Problem details: Exactly as given, reproduce the records in full.

Entries taken from a collection:
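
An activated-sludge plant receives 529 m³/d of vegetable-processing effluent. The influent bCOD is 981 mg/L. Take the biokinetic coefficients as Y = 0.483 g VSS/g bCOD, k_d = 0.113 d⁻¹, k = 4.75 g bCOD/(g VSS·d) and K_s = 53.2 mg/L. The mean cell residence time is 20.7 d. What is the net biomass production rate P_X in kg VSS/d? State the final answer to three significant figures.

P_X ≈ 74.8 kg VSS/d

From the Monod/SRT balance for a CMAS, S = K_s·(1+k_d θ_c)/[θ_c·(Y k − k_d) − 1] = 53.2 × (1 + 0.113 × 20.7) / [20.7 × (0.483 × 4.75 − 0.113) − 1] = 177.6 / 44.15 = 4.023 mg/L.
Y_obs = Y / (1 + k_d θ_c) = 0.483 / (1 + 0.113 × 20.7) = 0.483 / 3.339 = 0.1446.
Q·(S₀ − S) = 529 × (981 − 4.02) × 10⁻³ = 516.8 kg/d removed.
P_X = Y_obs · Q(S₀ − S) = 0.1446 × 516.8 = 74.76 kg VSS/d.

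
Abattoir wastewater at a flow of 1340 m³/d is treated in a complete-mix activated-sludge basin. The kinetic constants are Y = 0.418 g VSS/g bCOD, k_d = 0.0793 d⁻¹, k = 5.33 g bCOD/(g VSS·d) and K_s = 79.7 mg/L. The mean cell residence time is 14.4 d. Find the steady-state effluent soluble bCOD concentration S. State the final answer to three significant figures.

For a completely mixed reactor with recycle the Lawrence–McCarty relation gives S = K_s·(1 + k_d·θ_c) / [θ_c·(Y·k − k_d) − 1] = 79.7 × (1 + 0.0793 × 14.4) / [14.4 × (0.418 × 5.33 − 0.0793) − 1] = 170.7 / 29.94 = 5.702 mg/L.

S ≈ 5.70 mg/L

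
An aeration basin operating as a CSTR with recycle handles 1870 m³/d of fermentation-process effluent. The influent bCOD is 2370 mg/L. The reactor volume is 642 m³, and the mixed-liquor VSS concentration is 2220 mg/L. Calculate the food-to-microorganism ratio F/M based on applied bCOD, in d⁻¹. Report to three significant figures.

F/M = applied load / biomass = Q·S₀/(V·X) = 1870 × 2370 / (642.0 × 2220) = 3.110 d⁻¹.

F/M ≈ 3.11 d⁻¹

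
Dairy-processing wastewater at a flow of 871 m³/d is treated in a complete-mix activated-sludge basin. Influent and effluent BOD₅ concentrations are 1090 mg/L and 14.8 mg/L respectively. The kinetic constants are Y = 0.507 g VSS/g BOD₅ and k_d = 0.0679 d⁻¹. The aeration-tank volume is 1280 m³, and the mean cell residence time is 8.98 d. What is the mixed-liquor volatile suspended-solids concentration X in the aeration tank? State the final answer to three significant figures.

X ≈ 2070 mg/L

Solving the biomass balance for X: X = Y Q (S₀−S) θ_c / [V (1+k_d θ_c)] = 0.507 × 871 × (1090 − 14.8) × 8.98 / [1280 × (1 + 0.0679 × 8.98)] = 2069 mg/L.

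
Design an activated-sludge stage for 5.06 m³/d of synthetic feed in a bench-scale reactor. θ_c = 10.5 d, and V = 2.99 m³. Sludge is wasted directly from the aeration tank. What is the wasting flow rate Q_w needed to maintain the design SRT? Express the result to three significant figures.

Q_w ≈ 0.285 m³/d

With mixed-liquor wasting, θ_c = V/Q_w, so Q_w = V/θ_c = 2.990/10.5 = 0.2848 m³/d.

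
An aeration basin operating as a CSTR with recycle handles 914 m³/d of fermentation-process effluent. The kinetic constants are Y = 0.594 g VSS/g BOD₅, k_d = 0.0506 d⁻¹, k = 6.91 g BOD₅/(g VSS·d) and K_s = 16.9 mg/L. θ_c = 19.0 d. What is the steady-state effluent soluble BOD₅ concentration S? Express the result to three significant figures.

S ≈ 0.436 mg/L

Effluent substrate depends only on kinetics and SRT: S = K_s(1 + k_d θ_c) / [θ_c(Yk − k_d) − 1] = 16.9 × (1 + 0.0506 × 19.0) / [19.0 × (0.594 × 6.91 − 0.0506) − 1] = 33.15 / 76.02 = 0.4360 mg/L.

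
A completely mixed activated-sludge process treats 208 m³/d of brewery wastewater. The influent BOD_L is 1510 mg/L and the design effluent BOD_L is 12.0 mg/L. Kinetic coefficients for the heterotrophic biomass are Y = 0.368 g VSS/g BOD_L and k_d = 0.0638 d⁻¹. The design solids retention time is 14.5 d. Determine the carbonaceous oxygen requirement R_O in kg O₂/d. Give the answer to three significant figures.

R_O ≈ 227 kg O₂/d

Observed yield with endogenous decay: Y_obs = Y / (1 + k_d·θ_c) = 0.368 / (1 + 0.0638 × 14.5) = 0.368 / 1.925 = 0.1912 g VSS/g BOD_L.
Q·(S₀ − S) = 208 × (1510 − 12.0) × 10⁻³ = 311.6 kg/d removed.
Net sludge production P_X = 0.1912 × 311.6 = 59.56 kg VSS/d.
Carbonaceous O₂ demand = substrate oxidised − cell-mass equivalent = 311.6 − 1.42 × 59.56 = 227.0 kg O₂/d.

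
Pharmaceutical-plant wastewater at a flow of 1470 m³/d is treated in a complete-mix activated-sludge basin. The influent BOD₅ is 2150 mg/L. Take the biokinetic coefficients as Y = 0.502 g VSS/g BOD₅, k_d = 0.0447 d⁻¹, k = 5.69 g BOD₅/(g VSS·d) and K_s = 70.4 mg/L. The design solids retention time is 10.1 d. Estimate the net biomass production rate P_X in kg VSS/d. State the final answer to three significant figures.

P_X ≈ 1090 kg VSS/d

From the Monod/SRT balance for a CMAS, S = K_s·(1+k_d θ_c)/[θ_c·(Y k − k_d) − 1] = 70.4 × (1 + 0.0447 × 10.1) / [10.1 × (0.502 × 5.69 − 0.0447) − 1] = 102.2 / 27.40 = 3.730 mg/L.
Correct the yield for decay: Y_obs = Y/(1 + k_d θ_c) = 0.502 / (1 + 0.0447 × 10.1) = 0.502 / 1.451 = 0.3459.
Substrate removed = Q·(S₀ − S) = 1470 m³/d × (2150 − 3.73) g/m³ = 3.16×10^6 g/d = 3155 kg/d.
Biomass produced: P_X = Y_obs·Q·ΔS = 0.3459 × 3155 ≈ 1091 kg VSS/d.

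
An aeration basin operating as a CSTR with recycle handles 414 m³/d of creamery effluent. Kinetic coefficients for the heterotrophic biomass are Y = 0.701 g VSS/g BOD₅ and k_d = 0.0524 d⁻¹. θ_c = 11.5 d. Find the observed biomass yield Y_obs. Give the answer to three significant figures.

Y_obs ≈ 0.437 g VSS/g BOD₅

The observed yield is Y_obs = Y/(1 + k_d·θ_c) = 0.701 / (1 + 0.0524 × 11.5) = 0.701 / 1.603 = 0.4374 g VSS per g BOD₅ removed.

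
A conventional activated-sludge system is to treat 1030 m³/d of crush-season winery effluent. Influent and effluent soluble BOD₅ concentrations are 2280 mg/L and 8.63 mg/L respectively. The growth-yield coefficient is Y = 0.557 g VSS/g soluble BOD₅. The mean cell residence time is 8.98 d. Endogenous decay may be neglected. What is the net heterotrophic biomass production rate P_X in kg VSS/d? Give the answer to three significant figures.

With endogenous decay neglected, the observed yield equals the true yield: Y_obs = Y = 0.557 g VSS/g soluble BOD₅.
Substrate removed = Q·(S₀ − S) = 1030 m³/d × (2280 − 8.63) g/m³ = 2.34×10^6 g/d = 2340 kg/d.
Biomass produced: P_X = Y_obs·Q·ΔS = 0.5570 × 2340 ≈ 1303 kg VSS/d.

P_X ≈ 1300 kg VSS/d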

Solved exercise:
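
An activated-sludge plant receives 529 m³/d of vegetable-processing effluent. The influent bCOD is 981 mg/L. Take the biokinetic coefficients as Y = 0.483 g VSS/g bCOD, k_d = 0.113 d⁻¹, k = 4.75 g bCOD/(g VSS·d) and K_s = 53.2 mg/L. The mean cell residence time is 20.7 d. What is the net biomass production rate P_X in kg VSS/d? State the final answer to three significant figures.

P_X ≈ 74.8 kg VSS/d

From the Monod/SRT balance for a CMAS, S = K_s·(1+k_d θ_c)/[θ_c·(Y k − k_d) − 1] = 53.2 × (1 + 0.113 × 20.7) / [20.7 × (0.483 × 4.75 − 0.113) − 1] = 177.6 / 44.15 = 4.023 mg/L.
Y_obs = Y / (1 + k_d θ_c) = 0.483 / (1 + 0.113 × 20.7) = 0.483 / 3.339 = 0.1446.
Q·(S₀ − S) = 529 × (981 − 4.02) × 10⁻³ = 516.8 kg/d removed.
P_X = Y_obs · Q(S₀ − S) = 0.1446 × 516.8 = 74.76 kg VSS/d.

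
Abattoir wastewater at a flow of 1340 m³/d is treated in a complete-mix activated-sludge basin. The kinetic constants are Y = 0.418 g VSS/g bCOD, k_d = 0.0793 d⁻¹, k = 5.33 g bCOD/(g VSS·d) and K_s = 79.7 mg/L. The mean cell residence time is 14.4 d. Find the steady-state effluent soluble bCOD concentration S. State the final answer to three significant figures.

For a completely mixed reactor with recycle the Lawrence–McCarty relation gives S = K_s·(1 + k_d·θ_c) / [θ_c·(Y·k − k_d) − 1] = 79.7 × (1 + 0.0793 × 14.4) / [14.4 × (0.418 × 5.33 − 0.0793) − 1] = 170.7 / 29.94 = 5.702 mg/L.

S ≈ 5.70 mg/L

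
An aeration basin operating as a CSTR with recycle handles 1870 m³/d of fermentation-process effluent. The influent bCOD is 2370 mg/L. The reactor volume is 642 m³, and the mixed-liquor VSS concentration is 2220 mg/L. Calculate the food-to-microorganism ratio F/M based on applied bCOD, in d⁻¹. Report to three significant figures.

F/M = applied load / biomass = Q·S₀/(V·X) = 1870 × 2370 / (642.0 × 2220) = 3.110 d⁻¹.

F/M ≈ 3.11 d⁻¹

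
Dairy-processing wastewater at a flow of 871 m³/d is treated in a complete-mix activated-sludge basin. Influent and effluent BOD₅ concentrations are 1090 mg/L and 14.8 mg/L respectively. The kinetic constants are Y = 0.507 g VSS/g BOD₅ and k_d = 0.0679 d⁻¹. The aeration-tank volume is 1280 m³, and the mean cell residence time is 8.98 d. What is the mixed-liquor volatile suspended-solids concentration X in the aeration tank? State the final answer to three significant figures.

X ≈ 2070 mg/L

Solving the biomass balance for X: X = Y Q (S₀−S) θ_c / [V (1+k_d θ_c)] = 0.507 × 871 × (1090 − 14.8) × 8.98 / [1280 × (1 + 0.0679 × 8.98)] = 2069 mg/L.

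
Design an activated-sludge stage for 5.06 m³/d of synthetic feed in a bench-scale reactor. θ_c = 10.5 d, and V = 2.99 m³. Sludge is wasted directly from the aeration tank. What is the wasting flow rate Q_w needed to maintain the design SRT? Express the result to three significant figures.

Q_w ≈ 0.285 m³/d

With mixed-liquor wasting, θ_c = V/Q_w, so Q_w = V/θ_c = 2.990/10.5 = 0.2848 m³/d.

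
An aeration basin operating as a CSTR with recycle handles 914 m³/d of fermentation-process effluent. The kinetic constants are Y = 0.594 g VSS/g BOD₅, k_d = 0.0506 d⁻¹, k = 6.91 g BOD₅/(g VSS·d) and K_s = 16.9 mg/L. θ_c = 19.0 d. What is the steady-state effluent soluble BOD₅ concentration S? Express the result to three significant figures.

S ≈ 0.436 mg/L

Effluent substrate depends only on kinetics and SRT: S = K_s(1 + k_d θ_c) / [θ_c(Yk − k_d) − 1] = 16.9 × (1 + 0.0506 × 19.0) / [19.0 × (0.594 × 6.91 − 0.0506) − 1] = 33.15 / 76.02 = 0.4360 mg/L.

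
A completely mixed activated-sludge process treats 208 m³/d of brewery wastewater. The influent BOD_L is 1510 mg/L and the design effluent BOD_L is 12.0 mg/L. Kinetic coefficients for the heterotrophic biomass are Y = 0.368 g VSS/g BOD_L and k_d = 0.0638 d⁻¹. The design solids retention time is 14.5 d. Determine the carbonaceous oxygen requirement R_O in kg O₂/d. Give the answer to three significant figures.

R_O ≈ 227 kg O₂/d

Observed yield with endogenous decay: Y_obs = Y / (1 + k_d·θ_c) = 0.368 / (1 + 0.0638 × 14.5) = 0.368 / 1.925 = 0.1912 g VSS/g BOD_L.
Q·(S₀ − S) = 208 × (1510 − 12.0) × 10⁻³ = 311.6 kg/d removed.
Net sludge production P_X = 0.1912 × 311.6 = 59.56 kg VSS/d.
Carbonaceous O₂ demand = substrate oxidised − cell-mass equivalent = 311.6 − 1.42 × 59.56 = 227.0 kg O₂/d.

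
Pharmaceutical-plant wastewater at a flow of 1470 m³/d is treated in a complete-mix activated-sludge basin. The influent BOD₅ is 2150 mg/L. Take the biokinetic coefficients as Y = 0.502 g VSS/g BOD₅, k_d = 0.0447 d⁻¹, k = 5.69 g BOD₅/(g VSS·d) and K_s = 70.4 mg/L. The design solids retention time is 10.1 d. Estimate the net biomass production rate P_X in kg VSS/d. State the final answer to three significant figures.

P_X ≈ 1090 kg VSS/d

From the Monod/SRT balance for a CMAS, S = K_s·(1+k_d θ_c)/[θ_c·(Y k − k_d) − 1] = 70.4 × (1 + 0.0447 × 10.1) / [10.1 × (0.502 × 5.69 − 0.0447) − 1] = 102.2 / 27.40 = 3.730 mg/L.
Correct the yield for decay: Y_obs = Y/(1 + k_d θ_c) = 0.502 / (1 + 0.0447 × 10.1) = 0.502 / 1.451 = 0.3459.
Substrate removed = Q·(S₀ − S) = 1470 m³/d × (2150 − 3.73) g/m³ = 3.16×10^6 g/d = 3155 kg/d.
Biomass produced: P_X = Y_obs·Q·ΔS = 0.3459 × 3155 ≈ 1091 kg VSS/d.

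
An aeration basin operating as a CSTR with recycle handles 414 m³/d of creamery effluent. Kinetic coefficients for the heterotrophic biomass are Y = 0.701 g VSS/g BOD₅ and k_d = 0.0524 d⁻¹. θ_c = 11.5 d. Find the observed biomass yield Y_obs. Give the answer to three significant figures.

Y_obs ≈ 0.437 g VSS/g BOD₅

The observed yield is Y_obs = Y/(1 + k_d·θ_c) = 0.701 / (1 + 0.0524 × 11.5) = 0.701 / 1.603 = 0.4374 g VSS per g BOD₅ removed.

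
A conventional activated-sludge system is to treat 1030 m³/d of crush-season winery effluent. Influent and effluent soluble BOD₅ concentrations are 2280 mg/L and 8.63 mg/L respectively. The growth-yield coefficient is Y = 0.557 g VSS/g soluble BOD₅. The mean cell residence time is 8.98 d. Endogenous decay may be neglected. What is the net heterotrophic biomass production rate P_X in kg VSS/d? Give the answer to three significant figures.

With endogenous decay neglected, the observed yield equals the true yield: Y_obs = Y = 0.557 g VSS/g soluble BOD₅.
Substrate removed = Q·(S₀ − S) = 1030 m³/d × (2280 − 8.63) g/m³ = 2.34×10^6 g/d = 2340 kg/d.
Biomass produced: P_X = Y_obs·Q·ΔS = 0.5570 × 2340 ≈ 1303 kg VSS/d.

P_X ≈ 1300 kg VSS/d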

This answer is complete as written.